DESCRIPTION OF THE TASK:
Whatever the records hold, copy it exactly and completely.
◇ ◇ ◇
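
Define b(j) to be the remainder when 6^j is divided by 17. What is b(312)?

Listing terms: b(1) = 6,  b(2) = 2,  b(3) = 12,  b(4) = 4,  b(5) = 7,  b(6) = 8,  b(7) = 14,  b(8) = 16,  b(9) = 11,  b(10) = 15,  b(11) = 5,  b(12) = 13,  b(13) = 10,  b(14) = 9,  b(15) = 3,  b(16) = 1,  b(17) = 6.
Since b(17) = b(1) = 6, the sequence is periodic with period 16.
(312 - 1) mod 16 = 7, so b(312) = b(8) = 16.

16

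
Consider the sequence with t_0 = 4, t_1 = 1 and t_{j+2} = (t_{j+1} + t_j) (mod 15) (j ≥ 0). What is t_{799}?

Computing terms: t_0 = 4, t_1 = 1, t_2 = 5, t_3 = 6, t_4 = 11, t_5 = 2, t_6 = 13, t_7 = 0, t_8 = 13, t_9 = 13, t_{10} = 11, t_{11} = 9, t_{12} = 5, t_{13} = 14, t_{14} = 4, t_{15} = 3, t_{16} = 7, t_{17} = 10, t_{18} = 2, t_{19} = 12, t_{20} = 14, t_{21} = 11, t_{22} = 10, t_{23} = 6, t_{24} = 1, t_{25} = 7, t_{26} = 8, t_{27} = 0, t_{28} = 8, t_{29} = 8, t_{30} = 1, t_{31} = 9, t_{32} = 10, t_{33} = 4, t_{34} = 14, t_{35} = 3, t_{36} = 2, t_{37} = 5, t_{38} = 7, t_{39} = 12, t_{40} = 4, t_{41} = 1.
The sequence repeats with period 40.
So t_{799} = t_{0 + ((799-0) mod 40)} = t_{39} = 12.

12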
◇ ◇ ◇
EXPECTED ANSWER:
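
Define b(j) to be the remainder when 6^j is divided by 17. What is b(312)?

Listing terms: b(1) = 6,  b(2) = 2,  b(3) = 12,  b(4) = 4,  b(5) = 7,  b(6) = 8,  b(7) = 14,  b(8) = 16,  b(9) = 11,  b(10) = 15,  b(11) = 5,  b(12) = 13,  b(13) = 10,  b(14) = 9,  b(15) = 3,  b(16) = 1,  b(17) = 6.
Since b(17) = b(1) = 6, the sequence is periodic with period 16.
(312 - 1) mod 16 = 7, so b(312) = b(8) = 16.

16

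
Consider the sequence with t_0 = 4, t_1 = 1 and t_{j+2} = (t_{j+1} + t_j) (mod 15) (j ≥ 0). What is t_{799}?

Computing terms: t_0 = 4, t_1 = 1, t_2 = 5, t_3 = 6, t_4 = 11, t_5 = 2, t_6 = 13, t_7 = 0, t_8 = 13, t_9 = 13, t_{10} = 11, t_{11} = 9, t_{12} = 5, t_{13} = 14, t_{14} = 4, t_{15} = 3, t_{16} = 7, t_{17} = 10, t_{18} = 2, t_{19} = 12, t_{20} = 14, t_{21} = 11, t_{22} = 10, t_{23} = 6, t_{24} = 1, t_{25} = 7, t_{26} = 8, t_{27} = 0, t_{28} = 8, t_{29} = 8, t_{30} = 1, t_{31} = 9, t_{32} = 10, t_{33} = 4, t_{34} = 14, t_{35} = 3, t_{36} = 2, t_{37} = 5, t_{38} = 7, t_{39} = 12, t_{40} = 4, t_{41} = 1.
The sequence repeats with period 40.
So t_{799} = t_{0 + ((799-0) mod 40)} = t_{39} = 12.

12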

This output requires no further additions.